### Study material ###

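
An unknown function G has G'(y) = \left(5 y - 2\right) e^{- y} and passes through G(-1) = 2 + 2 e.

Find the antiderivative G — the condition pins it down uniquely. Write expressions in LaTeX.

G'(y) has the shape u'v + uv' for u = - 5 y - 3 and v = e^{- y} — it is the derivative of the product u*v.
A general antiderivative is \left(- 5 y - 3\right) e^{- y} + C.
The condition gives C = 2 + 2 e - (2 e) = 2.
So G(y) = - \left(5 y - 2 e^{y} + 3\right) e^{- y}.
Check: d/dy[- \left(5 y - 2 e^{y} + 3\right) e^{- y}] = \left(5 y - 2\right) e^{- y} = G'(y).

G(y) = - \left(5 y - 2 e^{y} + 3\right) e^{- y}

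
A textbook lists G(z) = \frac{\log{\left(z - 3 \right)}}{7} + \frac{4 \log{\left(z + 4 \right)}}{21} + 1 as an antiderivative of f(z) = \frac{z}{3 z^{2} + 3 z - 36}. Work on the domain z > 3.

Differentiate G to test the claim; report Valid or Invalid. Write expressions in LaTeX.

Valid - the claim checks out under differentiation.

d/dz[G] = \frac{z}{3 z^{2} + 3 z - 36}
This equals f(z) exactly, so the claim holds.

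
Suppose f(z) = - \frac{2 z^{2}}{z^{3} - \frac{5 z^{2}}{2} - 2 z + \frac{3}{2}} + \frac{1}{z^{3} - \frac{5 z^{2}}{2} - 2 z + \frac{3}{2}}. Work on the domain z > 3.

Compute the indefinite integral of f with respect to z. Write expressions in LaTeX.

F(z) = \frac{- 51 \log{\left(z - 3 \right)} - 4 \log{\left(z - \frac{1}{2} \right)} - 5 \log{\left(z + 1 \right)}}{30} + C

Factor the denominator (\left(z - 3\right) \left(z + 1\right) \left(2 z - 1\right)) and decompose: f = - \frac{4}{15 \left(2 z - 1\right)} - \frac{1}{6 \left(z + 1\right)} - \frac{17}{10 \left(z - 3\right)}; each piece integrates to a log, atan, or power term.
Check: d/dz[\frac{- 51 \log{\left(z - 3 \right)} - 4 \log{\left(z - \frac{1}{2} \right)} - 5 \log{\left(z + 1 \right)}}{30}] = \frac{2 - 4 z^{2}}{2 z^{3} - 5 z^{2} - 4 z + 3}, which equals f(z).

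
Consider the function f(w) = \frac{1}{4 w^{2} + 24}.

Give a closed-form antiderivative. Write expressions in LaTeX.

Any candidate F(w) must reproduce f(w) exactly when differentiated.
Check: d/dw[\frac{\sqrt{6} \operatorname{atan}{\left(\frac{\sqrt{6} w}{6} \right)}}{24}] = \frac{1}{4 w^{2} + 24} = f(w).

An antiderivative is F(w) = \frac{\sqrt{6} \operatorname{atan}{\left(\frac{\sqrt{6} w}{6} \right)}}{24}.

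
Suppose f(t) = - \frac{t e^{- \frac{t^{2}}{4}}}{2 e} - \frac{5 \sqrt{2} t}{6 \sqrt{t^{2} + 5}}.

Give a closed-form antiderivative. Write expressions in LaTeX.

The integrand splits into summands that can be handled one at a time.
Check: d/dt[\frac{- 5 \sqrt{2} \sqrt{t^{2} + 5} + 6 e^{- \frac{t^{2}}{4} - 1}}{6}] = \frac{\left(- 3 t \sqrt{t^{2} + 5} - 5 \sqrt{2} e t e^{\frac{t^{2}}{4}}\right) e^{- \frac{t^{2}}{4}}}{6 e \sqrt{t^{2} + 5}}, which equals f(t).

An antiderivative is F(t) = \frac{- 5 \sqrt{2} \sqrt{t^{2} + 5} + 6 e^{- \frac{t^{2}}{4} - 1}}{6}.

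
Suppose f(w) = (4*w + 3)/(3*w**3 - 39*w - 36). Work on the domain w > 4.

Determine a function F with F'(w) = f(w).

The denominator factors as 3*(w - 4)*(w + 1)*(w + 3); partial fractions split f into directly integrable pieces: -3/(14*(w + 3)) + 1/(30*(w + 1)) + 19/(105*(w - 4)).
Check: d/dw[(38*log(w - 4) + 7*log(w + 1) - 45*log(w + 3))/210] = (4*w + 3)/(3*w**3 - 39*w - 36) = f(w).

An antiderivative is F(w) = (38*log(w - 4) + 7*log(w + 1) - 45*log(w + 3))/210.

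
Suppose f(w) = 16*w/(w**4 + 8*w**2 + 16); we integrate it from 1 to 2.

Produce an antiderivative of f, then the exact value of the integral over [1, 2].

Antiderivative: F(w) = -8/(w**2 + 4); value = 3/5

The substitution u = w**2/2 + 2 works: f is exactly (dF/du)*(du/dw) for that inner function.
F(w) = -8/(w**2 + 4) is an antiderivative of f.
Check: d/dw[-8/(w**2 + 4)] = 16*w/(w**4 + 8*w**2 + 16) = f(w).
F(2) = -1; F(1) = -8/5.
Integral = F(2) - F(1) = 3/5.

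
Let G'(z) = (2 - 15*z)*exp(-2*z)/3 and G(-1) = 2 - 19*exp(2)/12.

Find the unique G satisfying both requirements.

G(z) = 5*z*exp(-2*z)/2 + 2 + 11*exp(-2*z)/12

G'(z) has the shape u'v + uv' for u = 5*z/2 + 11/12 and v = exp(-2*z) — it is the derivative of the product u*v.
A general antiderivative is (30*z + 11)*exp(-2*z)/12 + C.
The condition gives C = 2 - 19*exp(2)/12 - (-19*exp(2)/12) = 2.
So G(z) = 5*z*exp(-2*z)/2 + 2 + 11*exp(-2*z)/12.
Check: d/dz[5*z*exp(-2*z)/2 + 2 + 11*exp(-2*z)/12] = (2 - 15*z)*exp(-2*z)/3 = G'(z).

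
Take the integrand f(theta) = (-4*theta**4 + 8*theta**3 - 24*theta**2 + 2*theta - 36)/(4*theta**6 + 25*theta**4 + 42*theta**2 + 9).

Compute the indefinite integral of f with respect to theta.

F(theta) = -2*atan(2*theta) - 1/(theta**2 + 3) + C

Since d/dtheta undoes antidifferentiation here, F'(theta) = f(theta) is required of F(theta).
Check: d/dtheta[-2*atan(2*theta) - 1/(theta**2 + 3)] = (-4*theta**4 + 8*theta**3 - 24*theta**2 + 2*theta - 36)/(4*theta**6 + 25*theta**4 + 42*theta**2 + 9) = f(theta).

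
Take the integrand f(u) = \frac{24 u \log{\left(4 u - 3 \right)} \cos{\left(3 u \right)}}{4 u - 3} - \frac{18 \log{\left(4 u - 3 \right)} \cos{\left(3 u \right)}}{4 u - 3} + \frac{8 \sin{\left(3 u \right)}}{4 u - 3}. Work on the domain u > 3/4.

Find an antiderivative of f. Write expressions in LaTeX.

Recognize the product-rule pattern: f = v'r + vr' with v = 2 \log{\left(4 u - 3 \right)}, r = \sin{\left(3 u \right)}, so integration by parts undoes it.
Check: d/du[2 \log{\left(4 u - 3 \right)} \sin{\left(3 u \right)}] = \frac{24 u \log{\left(4 u - 3 \right)} \cos{\left(3 u \right)} - 18 \log{\left(4 u - 3 \right)} \cos{\left(3 u \right)} + 8 \sin{\left(3 u \right)}}{4 u - 3}, which equals f(u).

An antiderivative is F(u) = 2 \log{\left(4 u - 3 \right)} \sin{\left(3 u \right)}.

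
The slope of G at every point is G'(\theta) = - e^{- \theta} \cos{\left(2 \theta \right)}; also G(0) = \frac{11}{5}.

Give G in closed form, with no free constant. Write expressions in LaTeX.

G(\theta) = \frac{\left(10 e^{\theta} - 2 \sin{\left(2 \theta \right)} + \cos{\left(2 \theta \right)}\right) e^{- \theta}}{5}

Whatever form G(\theta) takes, its d/d\theta must return the stated G'(\theta).
A general antiderivative is - \frac{2 e^{- \theta} \sin{\left(2 \theta \right)}}{5} + \frac{e^{- \theta} \cos{\left(2 \theta \right)}}{5} + C.
The condition gives C = \frac{11}{5} - (\frac{1}{5}) = 2.
So G(\theta) = \frac{\left(10 e^{\theta} - 2 \sin{\left(2 \theta \right)} + \cos{\left(2 \theta \right)}\right) e^{- \theta}}{5}.
Check: d/d\theta[\frac{\left(10 e^{\theta} - 2 \sin{\left(2 \theta \right)} + \cos{\left(2 \theta \right)}\right) e^{- \theta}}{5}] = - e^{- \theta} \cos{\left(2 \theta \right)} = G'(\theta).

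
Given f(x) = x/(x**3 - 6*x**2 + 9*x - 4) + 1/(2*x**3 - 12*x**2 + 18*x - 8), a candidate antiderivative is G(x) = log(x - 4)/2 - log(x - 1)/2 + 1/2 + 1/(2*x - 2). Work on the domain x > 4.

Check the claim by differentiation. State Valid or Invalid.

Valid - differentiating G returns exactly f.

d/dx[G] = (2*x + 1)/(2*x**3 - 12*x**2 + 18*x - 8)
This equals f(x) exactly, so the claim holds.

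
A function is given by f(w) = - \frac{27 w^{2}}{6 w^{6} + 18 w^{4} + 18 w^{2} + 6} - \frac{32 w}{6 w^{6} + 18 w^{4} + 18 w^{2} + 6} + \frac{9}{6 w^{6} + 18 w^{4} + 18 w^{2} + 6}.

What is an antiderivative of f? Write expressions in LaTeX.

Recognize the product-rule pattern: f = u'v + uv' with u = \frac{1}{w^{4} + 2 w^{2} + 1}, v = \frac{3 w}{2} + \frac{4}{3}, so integration by parts undoes it.
Check: d/dw[\frac{9 w + 8}{6 \left(w^{4} + 2 w^{2} + 1\right)}] = \frac{- 27 w^{2} - 32 w + 9}{6 w^{6} + 18 w^{4} + 18 w^{2} + 6}, which equals f(w).

An antiderivative is F(w) = \frac{9 w + 8}{6 \left(w^{4} + 2 w^{2} + 1\right)}.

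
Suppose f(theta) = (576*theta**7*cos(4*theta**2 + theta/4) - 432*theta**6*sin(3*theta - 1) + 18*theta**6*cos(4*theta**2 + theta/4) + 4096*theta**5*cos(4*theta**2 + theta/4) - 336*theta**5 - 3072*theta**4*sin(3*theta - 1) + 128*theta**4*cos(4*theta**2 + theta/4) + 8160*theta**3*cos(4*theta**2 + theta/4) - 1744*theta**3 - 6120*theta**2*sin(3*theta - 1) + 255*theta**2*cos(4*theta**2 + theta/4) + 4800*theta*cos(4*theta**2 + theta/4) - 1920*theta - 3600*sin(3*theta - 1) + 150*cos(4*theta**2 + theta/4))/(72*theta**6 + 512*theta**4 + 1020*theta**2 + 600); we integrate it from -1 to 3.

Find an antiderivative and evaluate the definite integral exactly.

Since d/dtheta undoes antidifferentiation here, F'(theta) = f(theta) is required of F(theta).
F(theta) = -4*log(3*theta**2/2 + 5/3)/3 - log(theta**4/3 + 2*theta**2 + 5/2)/2 + sin(4*theta**2 + theta/4) + 2*cos(3*theta - 1) is an antiderivative of f.
Check: d/dtheta[-4*log(3*theta**2/2 + 5/3)/3 - log(theta**4/3 + 2*theta**2 + 5/2)/2 + sin(4*theta**2 + theta/4) + 2*cos(3*theta - 1)] = (576*theta**7*cos(4*theta**2 + theta/4) - 432*theta**6*sin(3*theta - 1) + 18*theta**6*cos(4*theta**2 + theta/4) + 4096*theta**5*cos(4*theta**2 + theta/4) - 336*theta**5 - 3072*theta**4*sin(3*theta - 1) + 128*theta**4*cos(4*theta**2 + theta/4) + 8160*theta**3*cos(4*theta**2 + theta/4) - 1744*theta**3 - 6120*theta**2*sin(3*theta - 1) + 255*theta**2*cos(4*theta**2 + theta/4) + 4800*theta*cos(4*theta**2 + theta/4) - 1920*theta - 3600*sin(3*theta - 1) + 150*cos(4*theta**2 + theta/4))/(72*theta**6 + 512*theta**4 + 1020*theta**2 + 600) = f(theta).
F(3) = -4*log(91/6)/3 - log(95/2)/2 + sin(147/4) + 2*cos(8); F(-1) = -4*log(19/6)/3 + 2*cos(4) - log(29/6)/2 + sin(15/4).
Integral = F(3) - F(-1) = -4*log(91/6)/3 - log(95/2)/2 + sin(147/4) + 2*cos(8) - sin(15/4) + log(29/6)/2 - 2*cos(4) + 4*log(19/6)/3.

Antiderivative: F(theta) = -4*log(3*theta**2/2 + 5/3)/3 - log(theta**4/3 + 2*theta**2 + 5/2)/2 + sin(4*theta**2 + theta/4) + 2*cos(3*theta - 1); value = -4*log(91/6)/3 - log(95/2)/2 + sin(147/4) + 2*cos(8) - sin(15/4) + log(29/6)/2 - 2*cos(4) + 4*log(19/6)/3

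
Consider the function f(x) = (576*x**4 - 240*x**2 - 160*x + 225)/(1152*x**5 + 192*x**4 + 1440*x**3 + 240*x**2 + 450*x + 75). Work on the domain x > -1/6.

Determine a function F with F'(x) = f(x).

A first test for any F(x): its x-derivative must equal f(x) identically.
Check: d/dx[log(3*x + 1/2)/2 + 5/(12*x**2 + 15/2)] = (576*x**4 - 240*x**2 - 160*x + 225)/(1152*x**5 + 192*x**4 + 1440*x**3 + 240*x**2 + 450*x + 75) = f(x).

An antiderivative is F(x) = log(3*x + 1/2)/2 + 5/(12*x**2 + 15/2).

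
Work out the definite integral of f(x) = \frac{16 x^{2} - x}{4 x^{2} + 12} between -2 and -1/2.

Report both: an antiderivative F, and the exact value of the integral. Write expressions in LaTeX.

Any candidate F(x) must reproduce f(x) exactly when differentiated.
F(x) = 4 x - \frac{\log{\left(x^{2} + 3 \right)}}{8} - 4 \sqrt{3} \operatorname{atan}{\left(\frac{\sqrt{3} x}{3} \right)} is an antiderivative of f.
Check: d/dx[4 x - \frac{\log{\left(x^{2} + 3 \right)}}{8} - 4 \sqrt{3} \operatorname{atan}{\left(\frac{\sqrt{3} x}{3} \right)}] = \frac{16 x^{2} - x}{4 x^{2} + 12} = f(x).
F(-1/2) = -2 - \frac{\log{\left(\frac{13}{4} \right)}}{8} + 4 \sqrt{3} \operatorname{atan}{\left(\frac{\sqrt{3}}{6} \right)}; F(-2) = -8 - \frac{\log{\left(7 \right)}}{8} + 4 \sqrt{3} \operatorname{atan}{\left(\frac{2 \sqrt{3}}{3} \right)}.
Integral = F(-1/2) - F(-2) = - 4 \sqrt{3} \operatorname{atan}{\left(\frac{2 \sqrt{3}}{3} \right)} - \frac{\log{\left(\frac{13}{4} \right)}}{8} + \frac{\log{\left(7 \right)}}{8} + 4 \sqrt{3} \operatorname{atan}{\left(\frac{\sqrt{3}}{6} \right)} + 6.

Antiderivative: F(x) = 4 x - \frac{\log{\left(x^{2} + 3 \right)}}{8} - 4 \sqrt{3} \operatorname{atan}{\left(\frac{\sqrt{3} x}{3} \right)}; value = - 4 \sqrt{3} \operatorname{atan}{\left(\frac{2 \sqrt{3}}{3} \right)} - \frac{\log{\left(\frac{13}{4} \right)}}{8} + \frac{\log{\left(7 \right)}}{8} + 4 \sqrt{3} \operatorname{atan}{\left(\frac{\sqrt{3}}{6} \right)} + 6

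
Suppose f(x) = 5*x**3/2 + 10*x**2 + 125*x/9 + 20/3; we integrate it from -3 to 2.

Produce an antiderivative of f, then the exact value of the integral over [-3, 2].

The substitution u = x**2/2 + 4*x/3 + 1 works: f is exactly (dF/du)*(du/dx) for that inner function.
F(x) = 5*x**4/8 + 10*x**3/3 + 125*x**2/18 + 20*x/3 is an antiderivative of f.
Check: d/dx[5*x**4/8 + 10*x**3/3 + 125*x**2/18 + 20*x/3] = 5*x**3/2 + 10*x**2 + 125*x/9 + 20/3 = f(x).
F(2) = 700/9; F(-3) = 25/8.
Integral = F(2) - F(-3) = 5375/72.

Antiderivative: F(x) = 5*x**4/8 + 10*x**3/3 + 125*x**2/18 + 20*x/3; value = 5375/72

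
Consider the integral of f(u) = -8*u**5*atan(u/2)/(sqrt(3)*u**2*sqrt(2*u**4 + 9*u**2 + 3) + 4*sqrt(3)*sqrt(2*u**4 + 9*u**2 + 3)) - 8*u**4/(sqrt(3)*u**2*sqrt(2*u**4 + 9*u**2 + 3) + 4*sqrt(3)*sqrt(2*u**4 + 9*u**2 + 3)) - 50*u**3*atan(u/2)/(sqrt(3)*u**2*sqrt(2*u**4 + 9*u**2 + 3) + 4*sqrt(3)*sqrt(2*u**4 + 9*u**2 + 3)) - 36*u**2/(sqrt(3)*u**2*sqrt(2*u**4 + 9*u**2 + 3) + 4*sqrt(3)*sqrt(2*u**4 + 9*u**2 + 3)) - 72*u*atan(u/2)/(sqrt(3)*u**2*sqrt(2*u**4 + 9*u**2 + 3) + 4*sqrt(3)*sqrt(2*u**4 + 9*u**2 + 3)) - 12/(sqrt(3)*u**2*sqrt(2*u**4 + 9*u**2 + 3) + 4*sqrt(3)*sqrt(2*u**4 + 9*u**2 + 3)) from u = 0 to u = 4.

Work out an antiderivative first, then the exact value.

Recognize the product-rule pattern: f = v'r + vr' with v = -2*sqrt(2*u**4/3 + 3*u**2 + 1), r = atan(u/2), so integration by parts undoes it.
F(u) = -2*sqrt(3)*sqrt(2*u**4 + 9*u**2 + 3)*atan(u/2)/3 is an antiderivative of f.
Check: d/du[-2*sqrt(3)*sqrt(2*u**4 + 9*u**2 + 3)*atan(u/2)/3] = (-8*sqrt(3)*u**5*atan(u/2) - 8*sqrt(3)*u**4 - 50*sqrt(3)*u**3*atan(u/2) - 36*sqrt(3)*u**2 - 72*sqrt(3)*u*atan(u/2) - 12*sqrt(3))/(3*u**2*sqrt(2*u**4 + 9*u**2 + 3) + 12*sqrt(2*u**4 + 9*u**2 + 3)), which equals f(u).
F(4) = -2*sqrt(1977)*atan(2)/3; F(0) = 0.
Integral = F(4) - F(0) = -2*sqrt(1977)*atan(2)/3.

Antiderivative: F(u) = -2*sqrt(3)*sqrt(2*u**4 + 9*u**2 + 3)*atan(u/2)/3; value = -2*sqrt(1977)*atan(2)/3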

###

## How to complete this task
Within the material above, transcribe exactly the lines that run from the line holding "Take the integrand f(theta)" through the line holding "The slope of".

## Exercise response
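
Take the integrand f(theta) = (-4*theta**4 + 8*theta**3 - 24*theta**2 + 2*theta - 36)/(4*theta**6 + 25*theta**4 + 42*theta**2 + 9).

Compute the indefinite integral of f with respect to theta.

F(theta) = -2*atan(2*theta) - 1/(theta**2 + 3) + C

Since d/dtheta undoes antidifferentiation here, F'(theta) = f(theta) is required of F(theta).
Check: d/dtheta[-2*atan(2*theta) - 1/(theta**2 + 3)] = (-4*theta**4 + 8*theta**3 - 24*theta**2 + 2*theta - 36)/(4*theta**6 + 25*theta**4 + 42*theta**2 + 9) = f(theta).

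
Take the integrand f(u) = \frac{24 u \log{\left(4 u - 3 \right)} \cos{\left(3 u \right)}}{4 u - 3} - \frac{18 \log{\left(4 u - 3 \right)} \cos{\left(3 u \right)}}{4 u - 3} + \frac{8 \sin{\left(3 u \right)}}{4 u - 3}. Work on the domain u > 3/4.

Find an antiderivative of f. Write expressions in LaTeX.

Recognize the product-rule pattern: f = v'r + vr' with v = 2 \log{\left(4 u - 3 \right)}, r = \sin{\left(3 u \right)}, so integration by parts undoes it.
Check: d/du[2 \log{\left(4 u - 3 \right)} \sin{\left(3 u \right)}] = \frac{24 u \log{\left(4 u - 3 \right)} \cos{\left(3 u \right)} - 18 \log{\left(4 u - 3 \right)} \cos{\left(3 u \right)} + 8 \sin{\left(3 u \right)}}{4 u - 3}, which equals f(u).

An antiderivative is F(u) = 2 \log{\left(4 u - 3 \right)} \sin{\left(3 u \right)}.

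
The slope of G at every point is G'(\theta) = - e^{- \theta} \cos{\left(2 \theta \right)}; also G(0) = \frac{11}{5}.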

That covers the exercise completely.